YOUR GOAL - Write the records out again, precisely as they stand.
Top of RECORDS TO PROCESS
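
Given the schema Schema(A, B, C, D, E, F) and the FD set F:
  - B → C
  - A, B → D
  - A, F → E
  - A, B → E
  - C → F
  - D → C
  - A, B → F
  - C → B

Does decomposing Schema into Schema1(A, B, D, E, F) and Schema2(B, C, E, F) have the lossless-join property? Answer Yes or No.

Yes

The shared attributes are {B, E, F} and {B, E, F}⁺ = {B, C, E, F}.
This includes all of Schema2, so the common attributes are a superkey of Schema2 — the join is lossless.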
Bottom of RECORDS TO PROCESS
ANSWER TO THIS TASK -
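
Given the schema Schema(A, B, C, D, E, F) and the FD set F:
  - B → C
  - A, B → D
  - A, F → E
  - A, B → E
  - C → F
  - D → C
  - A, B → F
  - C → B

Does decomposing Schema into Schema1(A, B, D, E, F) and Schema2(B, C, E, F) have the lossless-join property? Answer Yes or No.

Yes

The shared attributes are {B, E, F} and {B, E, F}⁺ = {B, C, E, F}.
This includes all of Schema2, so the common attributes are a superkey of Schema2 — the join is lossless.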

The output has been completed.